Assignment:
Give the data again exactly, stopping after the "The hazard was plainly" line.

= Beginning of Section =

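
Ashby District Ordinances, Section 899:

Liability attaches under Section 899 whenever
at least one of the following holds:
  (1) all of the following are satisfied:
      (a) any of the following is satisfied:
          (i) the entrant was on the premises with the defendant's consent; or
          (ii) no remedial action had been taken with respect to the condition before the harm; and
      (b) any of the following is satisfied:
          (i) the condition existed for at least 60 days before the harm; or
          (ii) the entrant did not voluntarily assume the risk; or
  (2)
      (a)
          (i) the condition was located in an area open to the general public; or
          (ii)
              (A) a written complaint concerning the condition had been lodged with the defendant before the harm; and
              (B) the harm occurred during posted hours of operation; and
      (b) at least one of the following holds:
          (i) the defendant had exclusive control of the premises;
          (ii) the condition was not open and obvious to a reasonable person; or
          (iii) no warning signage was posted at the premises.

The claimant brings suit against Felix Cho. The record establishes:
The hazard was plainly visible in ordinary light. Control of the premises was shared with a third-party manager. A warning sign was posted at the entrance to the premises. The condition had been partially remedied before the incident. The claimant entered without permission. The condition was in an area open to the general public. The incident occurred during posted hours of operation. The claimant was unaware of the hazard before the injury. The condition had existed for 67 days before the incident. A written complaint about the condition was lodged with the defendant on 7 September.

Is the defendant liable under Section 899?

No — not liable.

(i) consent to enter — fails.
(ii) no remedial action — fails.
(a): F OR F → false.
(i) condition ≥60 days old — holds.
(ii) no assumed risk — holds.
(b) = T OR T = true.
So (1) is not satisfied (F AND T).
(i) public area — satisfied.
(A) complaint lodged — met.
(B) during posted hours — holds.
(ii): T AND T → true.
So (a) is satisfied (T OR T).
(i) exclusive control — not satisfied.
(ii) not open/obvious — not satisfied.
(iii) no signage posted — not met.
(b) = F OR F OR F = false.
(2): T AND F → false.
Overall: F OR F → false.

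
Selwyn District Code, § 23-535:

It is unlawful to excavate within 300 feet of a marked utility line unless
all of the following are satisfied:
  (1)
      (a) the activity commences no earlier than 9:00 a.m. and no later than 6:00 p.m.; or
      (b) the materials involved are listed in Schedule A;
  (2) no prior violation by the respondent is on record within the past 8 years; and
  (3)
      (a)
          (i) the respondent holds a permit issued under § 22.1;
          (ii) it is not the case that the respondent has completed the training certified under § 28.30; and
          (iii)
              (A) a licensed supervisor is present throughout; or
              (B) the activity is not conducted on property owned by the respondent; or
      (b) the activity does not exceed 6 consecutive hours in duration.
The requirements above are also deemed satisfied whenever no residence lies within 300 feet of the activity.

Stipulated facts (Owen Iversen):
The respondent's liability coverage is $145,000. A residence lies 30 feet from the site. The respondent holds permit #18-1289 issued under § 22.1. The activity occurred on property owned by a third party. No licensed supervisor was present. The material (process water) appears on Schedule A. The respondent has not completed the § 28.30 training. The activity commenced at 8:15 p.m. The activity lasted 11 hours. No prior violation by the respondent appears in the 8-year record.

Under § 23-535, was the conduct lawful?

Yes — lawful.

(a) start within hours — not met.
(b) Schedule A material — satisfied.
(1): F OR T → true.
(2) no prior violation — satisfied.
(i) holds permit — holds.
(ii) not (training certified) — satisfied.
(A) supervisor present — not met.
(B) not (own property) — satisfied.
(iii) = F OR T = true.
So (a) is satisfied (T AND T AND T).
(b) ≤ 6 hrs duration — not satisfied.
(3) = T OR F = true.
Overall = T AND T AND T = true.
Exception (no residence in 300 ft) — not satisfied.
Result: main true OR exception false → true.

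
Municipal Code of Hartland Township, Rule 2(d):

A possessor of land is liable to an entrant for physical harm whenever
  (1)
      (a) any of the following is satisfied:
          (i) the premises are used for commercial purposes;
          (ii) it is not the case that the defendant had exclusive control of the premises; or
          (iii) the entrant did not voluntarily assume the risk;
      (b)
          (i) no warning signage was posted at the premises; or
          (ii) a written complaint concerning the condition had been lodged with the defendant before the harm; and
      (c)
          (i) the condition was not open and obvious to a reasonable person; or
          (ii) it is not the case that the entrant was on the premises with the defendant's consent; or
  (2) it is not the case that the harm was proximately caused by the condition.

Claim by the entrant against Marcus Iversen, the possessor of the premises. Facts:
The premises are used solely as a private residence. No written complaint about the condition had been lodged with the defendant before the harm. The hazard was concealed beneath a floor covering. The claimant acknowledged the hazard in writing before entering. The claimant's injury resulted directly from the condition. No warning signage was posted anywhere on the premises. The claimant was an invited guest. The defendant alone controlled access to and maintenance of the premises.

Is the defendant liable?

(i) commercial use — not satisfied.
(ii) not (exclusive control) — not met.
(iii) no assumed risk — not satisfied.
So (a) is not satisfied (F OR F OR F).
(i) no signage posted — satisfied.
(ii) complaint lodged — fails.
(b): T OR F → true.
(i) not open/obvious — met.
(ii) not (consent to enter) — not satisfied.
(c) = T OR F = true.
So (1) is not satisfied (F AND T AND T).
(2) not (proximate cause) — not satisfied.
Overall = F OR F = false.

No — not liable.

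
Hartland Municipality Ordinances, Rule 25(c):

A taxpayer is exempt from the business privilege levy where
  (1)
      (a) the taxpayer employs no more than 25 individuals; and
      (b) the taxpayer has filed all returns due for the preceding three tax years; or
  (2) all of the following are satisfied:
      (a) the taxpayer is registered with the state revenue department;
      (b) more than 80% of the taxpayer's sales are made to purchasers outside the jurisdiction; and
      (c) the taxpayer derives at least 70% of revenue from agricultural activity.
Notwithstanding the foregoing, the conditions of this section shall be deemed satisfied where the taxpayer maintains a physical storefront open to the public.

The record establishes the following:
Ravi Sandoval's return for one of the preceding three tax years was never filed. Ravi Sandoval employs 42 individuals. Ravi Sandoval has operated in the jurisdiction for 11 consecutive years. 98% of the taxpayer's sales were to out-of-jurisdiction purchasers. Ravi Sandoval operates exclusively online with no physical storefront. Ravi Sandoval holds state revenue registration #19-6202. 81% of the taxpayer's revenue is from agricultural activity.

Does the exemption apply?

Yes — exempt.

(a) ≤ 25 employees — not met.
(b) returns current — not satisfied.
(1) = F AND F = false.
(a) state-registered — satisfied.
(b) >80% out-of-jur. sales — satisfied.
(c) ≥70% agricultural — met.
So (2) is satisfied (T AND T AND T).
So Overall is satisfied (F OR T).
Exception (has storefront) — not satisfied.
Result: main true OR exception false → true.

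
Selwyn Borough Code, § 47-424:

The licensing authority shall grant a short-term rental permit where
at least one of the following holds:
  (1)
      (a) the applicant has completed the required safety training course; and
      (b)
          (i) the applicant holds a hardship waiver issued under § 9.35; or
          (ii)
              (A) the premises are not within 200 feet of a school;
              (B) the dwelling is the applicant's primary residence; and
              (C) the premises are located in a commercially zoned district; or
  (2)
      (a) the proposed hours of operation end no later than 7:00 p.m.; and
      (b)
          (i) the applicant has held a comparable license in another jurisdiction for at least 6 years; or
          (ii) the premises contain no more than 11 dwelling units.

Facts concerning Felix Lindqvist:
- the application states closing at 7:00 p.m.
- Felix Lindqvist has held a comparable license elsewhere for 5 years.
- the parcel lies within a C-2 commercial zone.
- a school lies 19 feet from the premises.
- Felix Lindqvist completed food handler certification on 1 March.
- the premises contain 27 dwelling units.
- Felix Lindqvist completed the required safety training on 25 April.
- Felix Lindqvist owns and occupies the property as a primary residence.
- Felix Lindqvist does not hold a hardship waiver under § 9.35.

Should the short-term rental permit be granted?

No — denied.

(a) safety training — satisfied.
(i) hardship waiver — not satisfied.
(A) ≥200 ft from school — not satisfied.
(B) primary residence — satisfied.
(C) commercially zoned — satisfied.
So (ii) is not satisfied (F AND T AND T).
(b) = F OR F = false.
(1) = T AND F = false.
(a) closes by 7 p.m. — satisfied.
(i) prior license ≥ 6 yr — not met.
(ii) ≤ 11 units — fails.
(b) = F OR F = false.
(2): T AND F → false.
Overall = F OR F = false.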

= End of Section =

Reply:
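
Ashby District Ordinances, Section 899:

Liability attaches under Section 899 whenever
at least one of the following holds:
  (1) all of the following are satisfied:
      (a) any of the following is satisfied:
          (i) the entrant was on the premises with the defendant's consent; or
          (ii) no remedial action had been taken with respect to the condition before the harm; and
      (b) any of the following is satisfied:
          (i) the condition existed for at least 60 days before the harm; or
          (ii) the entrant did not voluntarily assume the risk; or
  (2)
      (a)
          (i) the condition was located in an area open to the general public; or
          (ii)
              (A) a written complaint concerning the condition had been lodged with the defendant before the harm; and
              (B) the harm occurred during posted hours of operation; and
      (b) at least one of the following holds:
          (i) the defendant had exclusive control of the premises;
          (ii) the condition was not open and obvious to a reasonable person; or
          (iii) no warning signage was posted at the premises.

The claimant brings suit against Felix Cho. The record establishes:
The hazard was plainly visible in ordinary light. Control of the premises was shared with a third-party manager. A warning sign was posted at the entrance to the premises. The condition had been partially remedied before the incident. The claimant entered without permission. The condition was in an area open to the general public. The incident occurred during posted hours of operation. The claimant was unaware of the hazard before the injury. The condition had existed for 67 days before the incident. A written complaint about the condition was lodged with the defendant on 7 September.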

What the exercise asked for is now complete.